* **TASK MATERIAL**:
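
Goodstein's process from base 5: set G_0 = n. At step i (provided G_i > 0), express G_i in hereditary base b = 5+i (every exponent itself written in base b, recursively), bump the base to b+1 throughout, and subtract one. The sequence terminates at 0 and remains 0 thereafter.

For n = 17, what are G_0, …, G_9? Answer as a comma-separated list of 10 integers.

17, 19, 21, 23, 24, 25, 26, 27, 28, 29

i=0: 17 = 3·5 + 2 (b=5); 5→6: 3·6 + 2 = 20; 20−1 = 19
i=1: 19 = 3·6 + 1 (b=6); 6→7: 3·7 + 1 = 22; 22−1 = 21
i=2: 21 = 3·7 (b=7); 7→8: 3·8 = 24; 24−1 = 23
i=3: 23 = 2·8 + 7 (b=8); 8→9: 2·9 + 7 = 25; 25−1 = 24
i=4: 24 = 2·9 + 6 (b=9); 9→10: 2·10 + 6 = 26; 26−1 = 25
i=5: 25 = 2·10 + 5 (b=10); 10→11: 2·11 + 5 = 27; 27−1 = 26
i=6: 26 = 2·11 + 4 (b=11); 11→12: 2·12 + 4 = 28; 28−1 = 27
i=7: 27 = 2·12 + 3 (b=12); 12→13: 2·13 + 3 = 29; 29−1 = 28
i=8: 28 = 2·13 + 2 (b=13); 13→14: 2·14 + 2 = 30; 30−1 = 29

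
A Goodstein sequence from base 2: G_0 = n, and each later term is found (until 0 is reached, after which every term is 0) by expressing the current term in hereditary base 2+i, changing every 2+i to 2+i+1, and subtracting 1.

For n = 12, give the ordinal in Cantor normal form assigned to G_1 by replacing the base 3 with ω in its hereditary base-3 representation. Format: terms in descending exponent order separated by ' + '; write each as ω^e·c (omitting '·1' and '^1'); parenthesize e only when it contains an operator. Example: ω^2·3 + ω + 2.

(0) 12|_2 = 2^(2 + 1) + 2^2 ↦ 3^(3 + 1) + 3^3|_3 = 108 ⇒ 107
(1) 107|_3 = 3^(3 + 1) + 2·3^2 + 2·3 + 2 ↦ 4^(4 + 1) + 2·4^2 + 2·4 + 2|_4 = 1066 ⇒ 1065

ω^(ω + 1) + ω^2·2 + ω·2 + 2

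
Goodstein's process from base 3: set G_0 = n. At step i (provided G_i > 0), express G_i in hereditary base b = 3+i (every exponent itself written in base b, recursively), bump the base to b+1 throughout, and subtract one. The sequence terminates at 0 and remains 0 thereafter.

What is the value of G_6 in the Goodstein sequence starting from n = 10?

36

[0] 10 ≡ 3^2 + 1 (base 3). Lift 4: 17. −1: 16.
[1] 16 ≡ 4^2 (base 4). Lift 5: 25. −1: 24.
[2] 24 ≡ 4·5 + 4 (base 5). Lift 6: 28. −1: 27.
[3] 27 ≡ 4·6 + 3 (base 6). Lift 7: 31. −1: 30.
[4] 30 ≡ 4·7 + 2 (base 7). Lift 8: 34. −1: 33.
[5] 33 ≡ 4·8 + 1 (base 8). Lift 9: 37. −1: 36.
[6] 36 ≡ 4·9 (base 9). Lift 10: 40. −1: 39.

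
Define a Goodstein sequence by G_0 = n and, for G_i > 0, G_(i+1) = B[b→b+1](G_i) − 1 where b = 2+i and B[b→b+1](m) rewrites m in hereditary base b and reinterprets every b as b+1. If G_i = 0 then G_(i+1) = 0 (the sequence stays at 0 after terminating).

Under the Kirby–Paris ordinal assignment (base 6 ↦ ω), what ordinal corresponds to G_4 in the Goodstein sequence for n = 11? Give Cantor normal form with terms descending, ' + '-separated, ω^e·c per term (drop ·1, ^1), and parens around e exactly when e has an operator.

[0] 11 ≡ 2^(2 + 1) + 2 + 1 (base 2). Lift 3: 85. −1: 84.
[1] 84 ≡ 3^(3 + 1) + 3 (base 3). Lift 4: 1028. −1: 1027.
[2] 1027 ≡ 4^(4 + 1) + 3 (base 4). Lift 5: 15628. −1: 15627.
[3] 15627 ≡ 5^(5 + 1) + 2 (base 5). Lift 6: 279938. −1: 279937.
[4] 279937 ≡ 6^(6 + 1) + 1 (base 6). Lift 7: 5764802. −1: 5764801.

ω^(ω + 1) + 1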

* **TASK GOAL**: Up to and including the last line of the records above, print exactly every line from the one that contains "What is the" onward.

* **TASK RESPONSE**:
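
What is the value of G_6 in the Goodstein sequence starting from n = 10?

36

[0] 10 ≡ 3^2 + 1 (base 3). Lift 4: 17. −1: 16.
[1] 16 ≡ 4^2 (base 4). Lift 5: 25. −1: 24.
[2] 24 ≡ 4·5 + 4 (base 5). Lift 6: 28. −1: 27.
[3] 27 ≡ 4·6 + 3 (base 6). Lift 7: 31. −1: 30.
[4] 30 ≡ 4·7 + 2 (base 7). Lift 8: 34. −1: 33.
[5] 33 ≡ 4·8 + 1 (base 8). Lift 9: 37. −1: 36.
[6] 36 ≡ 4·9 (base 9). Lift 10: 40. −1: 39.

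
Define a Goodstein sequence by G_0 = n and, for G_i > 0, G_(i+1) = B[b→b+1](G_i) − 1 where b = 2+i and B[b→b+1](m) rewrites m in hereditary base b and reinterprets every b as b+1. If G_i = 0 then G_(i+1) = 0 (the sequence stays at 0 after terminating).

Under the Kirby–Paris ordinal assignment (base 6 ↦ ω), what ordinal corresponds to G_4 in the Goodstein sequence for n = 11? Give Cantor normal form with terms descending, ' + '-separated, ω^e·c per term (drop ·1, ^1), and parens around e exactly when e has an operator.

[0] 11 ≡ 2^(2 + 1) + 2 + 1 (base 2). Lift 3: 85. −1: 84.
[1] 84 ≡ 3^(3 + 1) + 3 (base 3). Lift 4: 1028. −1: 1027.
[2] 1027 ≡ 4^(4 + 1) + 3 (base 4). Lift 5: 15628. −1: 15627.
[3] 15627 ≡ 5^(5 + 1) + 2 (base 5). Lift 6: 279938. −1: 279937.
[4] 279937 ≡ 6^(6 + 1) + 1 (base 6). Lift 7: 5764802. −1: 5764801.

ω^(ω + 1) + 1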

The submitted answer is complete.